----- Excerpted data -----
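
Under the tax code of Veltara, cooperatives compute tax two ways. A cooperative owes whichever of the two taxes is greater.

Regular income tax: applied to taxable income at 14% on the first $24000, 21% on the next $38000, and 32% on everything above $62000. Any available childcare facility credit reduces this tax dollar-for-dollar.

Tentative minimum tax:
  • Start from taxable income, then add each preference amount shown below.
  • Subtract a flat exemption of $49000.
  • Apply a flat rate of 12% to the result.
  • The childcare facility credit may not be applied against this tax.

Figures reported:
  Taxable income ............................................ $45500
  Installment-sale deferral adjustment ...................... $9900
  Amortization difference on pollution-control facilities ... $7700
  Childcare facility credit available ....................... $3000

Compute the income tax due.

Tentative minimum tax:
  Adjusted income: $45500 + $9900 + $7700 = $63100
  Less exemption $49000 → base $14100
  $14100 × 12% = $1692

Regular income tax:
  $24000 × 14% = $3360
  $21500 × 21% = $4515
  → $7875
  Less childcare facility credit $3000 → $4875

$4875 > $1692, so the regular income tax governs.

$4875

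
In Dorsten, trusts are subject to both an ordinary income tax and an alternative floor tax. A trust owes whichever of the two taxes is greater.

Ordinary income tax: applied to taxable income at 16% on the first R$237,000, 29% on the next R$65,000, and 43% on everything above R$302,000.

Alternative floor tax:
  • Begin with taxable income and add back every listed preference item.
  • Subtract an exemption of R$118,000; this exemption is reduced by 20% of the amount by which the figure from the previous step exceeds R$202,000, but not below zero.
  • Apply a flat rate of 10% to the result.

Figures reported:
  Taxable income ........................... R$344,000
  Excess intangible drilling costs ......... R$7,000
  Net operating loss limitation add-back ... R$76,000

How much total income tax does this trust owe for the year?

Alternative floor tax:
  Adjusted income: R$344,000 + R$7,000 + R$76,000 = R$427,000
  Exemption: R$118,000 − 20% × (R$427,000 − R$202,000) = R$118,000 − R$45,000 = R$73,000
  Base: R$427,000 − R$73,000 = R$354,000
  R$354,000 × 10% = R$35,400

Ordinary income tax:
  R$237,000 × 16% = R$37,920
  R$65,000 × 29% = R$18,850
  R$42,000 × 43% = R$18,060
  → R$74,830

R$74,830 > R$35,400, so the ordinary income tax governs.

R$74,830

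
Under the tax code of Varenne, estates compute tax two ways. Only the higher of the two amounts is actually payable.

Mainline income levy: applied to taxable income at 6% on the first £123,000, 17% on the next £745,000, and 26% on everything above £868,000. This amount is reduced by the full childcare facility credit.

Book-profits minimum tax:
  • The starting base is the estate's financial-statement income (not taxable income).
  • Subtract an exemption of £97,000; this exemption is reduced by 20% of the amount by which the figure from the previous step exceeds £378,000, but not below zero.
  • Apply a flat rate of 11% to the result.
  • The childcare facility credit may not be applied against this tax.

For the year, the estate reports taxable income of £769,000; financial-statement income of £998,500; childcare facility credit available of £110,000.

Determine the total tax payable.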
-----
----- Excerpted data -----
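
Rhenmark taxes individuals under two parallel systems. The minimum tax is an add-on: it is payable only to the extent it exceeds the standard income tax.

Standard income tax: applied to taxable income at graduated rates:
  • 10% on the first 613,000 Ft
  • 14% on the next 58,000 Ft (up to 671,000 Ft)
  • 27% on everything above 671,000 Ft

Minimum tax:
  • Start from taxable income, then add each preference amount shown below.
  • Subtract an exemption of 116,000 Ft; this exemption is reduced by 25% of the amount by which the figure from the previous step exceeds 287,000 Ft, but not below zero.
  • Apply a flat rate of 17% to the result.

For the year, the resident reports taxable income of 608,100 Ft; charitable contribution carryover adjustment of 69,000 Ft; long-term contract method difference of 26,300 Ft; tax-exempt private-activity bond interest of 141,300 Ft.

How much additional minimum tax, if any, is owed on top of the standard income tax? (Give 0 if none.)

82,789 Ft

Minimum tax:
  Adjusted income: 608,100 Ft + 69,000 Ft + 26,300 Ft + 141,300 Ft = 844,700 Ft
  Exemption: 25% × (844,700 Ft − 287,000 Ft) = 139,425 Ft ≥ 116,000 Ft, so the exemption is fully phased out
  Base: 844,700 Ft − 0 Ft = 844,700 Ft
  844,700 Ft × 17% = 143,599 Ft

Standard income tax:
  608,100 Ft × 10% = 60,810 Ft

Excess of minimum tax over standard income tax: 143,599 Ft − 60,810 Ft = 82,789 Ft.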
-----
----- Excerpted data -----
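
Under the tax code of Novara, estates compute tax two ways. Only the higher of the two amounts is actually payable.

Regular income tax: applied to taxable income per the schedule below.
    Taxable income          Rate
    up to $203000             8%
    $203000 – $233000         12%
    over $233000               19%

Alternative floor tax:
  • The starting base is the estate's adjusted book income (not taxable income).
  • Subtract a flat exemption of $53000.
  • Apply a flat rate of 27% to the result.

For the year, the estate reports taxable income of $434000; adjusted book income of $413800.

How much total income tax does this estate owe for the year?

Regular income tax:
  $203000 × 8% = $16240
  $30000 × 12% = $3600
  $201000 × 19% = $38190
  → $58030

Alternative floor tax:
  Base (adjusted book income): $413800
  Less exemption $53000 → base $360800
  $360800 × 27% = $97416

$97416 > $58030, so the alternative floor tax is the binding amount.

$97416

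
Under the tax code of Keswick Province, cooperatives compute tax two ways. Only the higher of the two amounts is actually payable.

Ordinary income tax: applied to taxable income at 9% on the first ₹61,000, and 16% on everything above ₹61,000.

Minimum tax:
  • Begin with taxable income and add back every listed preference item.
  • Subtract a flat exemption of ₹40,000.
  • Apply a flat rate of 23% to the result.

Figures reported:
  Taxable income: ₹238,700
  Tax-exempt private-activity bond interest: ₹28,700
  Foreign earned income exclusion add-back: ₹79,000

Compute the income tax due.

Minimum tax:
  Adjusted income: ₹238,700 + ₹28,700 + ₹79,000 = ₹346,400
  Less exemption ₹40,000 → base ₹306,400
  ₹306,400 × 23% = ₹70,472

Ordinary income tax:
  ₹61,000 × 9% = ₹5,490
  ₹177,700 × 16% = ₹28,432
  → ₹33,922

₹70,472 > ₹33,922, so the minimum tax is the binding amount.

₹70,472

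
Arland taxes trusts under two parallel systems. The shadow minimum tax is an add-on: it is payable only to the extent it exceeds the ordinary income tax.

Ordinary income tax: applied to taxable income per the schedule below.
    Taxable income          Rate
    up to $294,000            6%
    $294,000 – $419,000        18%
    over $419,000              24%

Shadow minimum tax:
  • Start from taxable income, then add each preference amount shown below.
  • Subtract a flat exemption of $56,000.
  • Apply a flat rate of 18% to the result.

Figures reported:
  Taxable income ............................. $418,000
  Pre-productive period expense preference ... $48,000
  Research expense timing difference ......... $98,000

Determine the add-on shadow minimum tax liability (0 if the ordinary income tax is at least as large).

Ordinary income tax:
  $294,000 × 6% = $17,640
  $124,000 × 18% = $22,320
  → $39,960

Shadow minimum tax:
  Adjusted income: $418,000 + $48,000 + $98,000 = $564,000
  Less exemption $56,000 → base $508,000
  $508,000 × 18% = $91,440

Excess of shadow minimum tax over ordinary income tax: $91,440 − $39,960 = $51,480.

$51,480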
-----
Exercise brief:
Check each line of the entries for "amounts" and copy those that have it.

Written response:
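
Under the tax code of Varenne, estates compute tax two ways. Only the higher of the two amounts is actually payable.
Under the tax code of Novara, estates compute tax two ways. Only the higher of the two amounts is actually payable.
Under the tax code of Keswick Province, cooperatives compute tax two ways. Only the higher of the two amounts is actually payable.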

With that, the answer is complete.